_Data under study_
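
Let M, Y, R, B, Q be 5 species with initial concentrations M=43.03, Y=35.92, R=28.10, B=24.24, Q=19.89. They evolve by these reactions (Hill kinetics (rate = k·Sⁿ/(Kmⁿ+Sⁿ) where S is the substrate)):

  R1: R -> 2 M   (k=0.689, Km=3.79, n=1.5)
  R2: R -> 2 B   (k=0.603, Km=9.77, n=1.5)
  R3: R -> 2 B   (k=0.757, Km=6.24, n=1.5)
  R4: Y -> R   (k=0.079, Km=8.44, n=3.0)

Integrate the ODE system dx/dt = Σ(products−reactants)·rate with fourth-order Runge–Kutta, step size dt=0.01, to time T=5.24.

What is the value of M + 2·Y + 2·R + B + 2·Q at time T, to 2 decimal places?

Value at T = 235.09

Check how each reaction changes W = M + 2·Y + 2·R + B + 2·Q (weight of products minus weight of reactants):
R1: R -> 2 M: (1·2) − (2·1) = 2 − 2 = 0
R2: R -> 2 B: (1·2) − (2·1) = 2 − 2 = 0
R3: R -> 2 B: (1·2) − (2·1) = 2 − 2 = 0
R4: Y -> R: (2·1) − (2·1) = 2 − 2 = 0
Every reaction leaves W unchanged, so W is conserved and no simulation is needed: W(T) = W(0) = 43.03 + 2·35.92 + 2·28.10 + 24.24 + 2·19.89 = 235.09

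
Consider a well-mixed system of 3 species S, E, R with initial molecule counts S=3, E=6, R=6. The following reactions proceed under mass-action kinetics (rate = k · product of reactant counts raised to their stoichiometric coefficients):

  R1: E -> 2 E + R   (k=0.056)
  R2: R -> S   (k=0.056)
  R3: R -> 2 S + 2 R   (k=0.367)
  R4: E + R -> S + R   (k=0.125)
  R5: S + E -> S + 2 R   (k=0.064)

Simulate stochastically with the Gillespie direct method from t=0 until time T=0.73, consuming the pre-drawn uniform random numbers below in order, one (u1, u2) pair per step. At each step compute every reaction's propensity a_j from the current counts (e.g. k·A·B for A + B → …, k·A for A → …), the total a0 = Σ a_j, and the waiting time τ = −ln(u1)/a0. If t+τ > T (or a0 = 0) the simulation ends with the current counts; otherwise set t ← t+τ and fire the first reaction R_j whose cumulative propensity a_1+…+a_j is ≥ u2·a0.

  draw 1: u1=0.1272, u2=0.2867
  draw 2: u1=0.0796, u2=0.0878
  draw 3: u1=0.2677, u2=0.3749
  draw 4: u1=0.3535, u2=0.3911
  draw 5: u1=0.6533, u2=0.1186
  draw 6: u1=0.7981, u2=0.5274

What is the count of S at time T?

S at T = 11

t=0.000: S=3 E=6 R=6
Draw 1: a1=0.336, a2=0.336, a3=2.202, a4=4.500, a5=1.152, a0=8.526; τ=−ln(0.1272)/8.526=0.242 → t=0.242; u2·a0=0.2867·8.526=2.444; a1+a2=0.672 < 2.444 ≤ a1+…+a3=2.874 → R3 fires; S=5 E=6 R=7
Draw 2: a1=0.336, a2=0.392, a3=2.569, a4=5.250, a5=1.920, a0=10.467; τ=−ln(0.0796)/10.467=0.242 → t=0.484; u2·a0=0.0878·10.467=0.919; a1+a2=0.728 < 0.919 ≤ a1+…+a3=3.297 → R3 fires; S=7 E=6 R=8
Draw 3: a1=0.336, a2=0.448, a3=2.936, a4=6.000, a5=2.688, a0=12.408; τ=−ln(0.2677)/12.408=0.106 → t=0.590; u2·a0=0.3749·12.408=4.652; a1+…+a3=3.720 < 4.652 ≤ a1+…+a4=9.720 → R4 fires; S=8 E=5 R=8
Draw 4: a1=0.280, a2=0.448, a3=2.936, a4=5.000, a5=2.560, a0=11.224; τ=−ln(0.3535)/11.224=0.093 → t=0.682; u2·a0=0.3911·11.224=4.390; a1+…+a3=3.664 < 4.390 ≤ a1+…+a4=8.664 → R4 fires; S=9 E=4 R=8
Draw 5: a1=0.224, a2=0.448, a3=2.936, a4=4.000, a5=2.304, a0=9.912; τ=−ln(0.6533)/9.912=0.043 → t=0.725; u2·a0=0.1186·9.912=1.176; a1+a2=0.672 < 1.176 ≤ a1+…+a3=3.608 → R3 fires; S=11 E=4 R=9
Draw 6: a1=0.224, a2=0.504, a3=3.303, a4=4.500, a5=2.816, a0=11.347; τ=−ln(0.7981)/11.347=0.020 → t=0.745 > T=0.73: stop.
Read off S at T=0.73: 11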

_Problem requirements_
Look through the listing above and copy each line with the word "counts" in it.

_Response to this exercise_
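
Consider a well-mixed system of 3 species S, E, R with initial molecule counts S=3, E=6, R=6. The following reactions proceed under mass-action kinetics (rate = k · product of reactant counts raised to their stoichiometric coefficients):
Simulate stochastically with the Gillespie direct method from t=0 until time T=0.73, consuming the pre-drawn uniform random numbers below in order, one (u1, u2) pair per step. At each step compute every reaction's propensity a_j from the current counts (e.g. k·A·B for A + B → …, k·A for A → …), the total a0 = Σ a_j, and the waiting time τ = −ln(u1)/a0. If t+τ > T (or a0 = 0) the simulation ends with the current counts; otherwise set t ← t+τ and fire the first reaction R_j whose cumulative propensity a_1+…+a_j is ≥ u2·a0.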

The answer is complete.